◆ Task directions ◆
What you return should match the data exactly, from the first line to the last.

◆ Data records ◆

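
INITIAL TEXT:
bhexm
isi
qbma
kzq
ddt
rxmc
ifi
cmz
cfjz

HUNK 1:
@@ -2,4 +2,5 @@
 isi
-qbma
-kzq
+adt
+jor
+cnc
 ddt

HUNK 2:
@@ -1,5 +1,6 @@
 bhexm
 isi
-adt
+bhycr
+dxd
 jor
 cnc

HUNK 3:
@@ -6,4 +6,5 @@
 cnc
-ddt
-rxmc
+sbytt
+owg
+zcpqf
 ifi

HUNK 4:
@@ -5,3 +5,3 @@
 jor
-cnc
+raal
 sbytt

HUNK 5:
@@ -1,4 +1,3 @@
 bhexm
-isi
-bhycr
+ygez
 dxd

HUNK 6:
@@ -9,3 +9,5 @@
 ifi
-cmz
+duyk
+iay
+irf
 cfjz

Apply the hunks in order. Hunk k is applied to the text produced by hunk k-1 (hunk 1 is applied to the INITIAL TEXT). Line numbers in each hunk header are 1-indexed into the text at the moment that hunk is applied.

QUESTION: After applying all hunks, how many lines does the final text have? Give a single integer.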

◆ Solution to this exercise ◆
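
INITIAL TEXT:
bhexm
isi
qbma
kzq
ddt
rxmc
ifi
cmz
cfjz

HUNK 1:
@@ -2,4 +2,5 @@
 isi
-qbma
-kzq
+adt
+jor
+cnc
 ddt

HUNK 2:
@@ -1,5 +1,6 @@
 bhexm
 isi
-adt
+bhycr
+dxd
 jor
 cnc

HUNK 3:
@@ -6,4 +6,5 @@
 cnc
-ddt
-rxmc
+sbytt
+owg
+zcpqf
 ifi

HUNK 4:
@@ -5,3 +5,3 @@
 jor
-cnc
+raal
 sbytt

HUNK 5:
@@ -1,4 +1,3 @@
 bhexm
-isi
-bhycr
+ygez
 dxd

HUNK 6:
@@ -9,3 +9,5 @@
 ifi
-cmz
+duyk
+iay
+irf
 cfjz

Apply the hunks in order. Hunk k is applied to the text produced by hunk k-1 (hunk 1 is applied to the INITIAL TEXT). Line numbers in each hunk header are 1-indexed into the text at the moment that hunk is applied.

QUESTION: After applying all hunks, how many lines does the final text have? Give a single integer.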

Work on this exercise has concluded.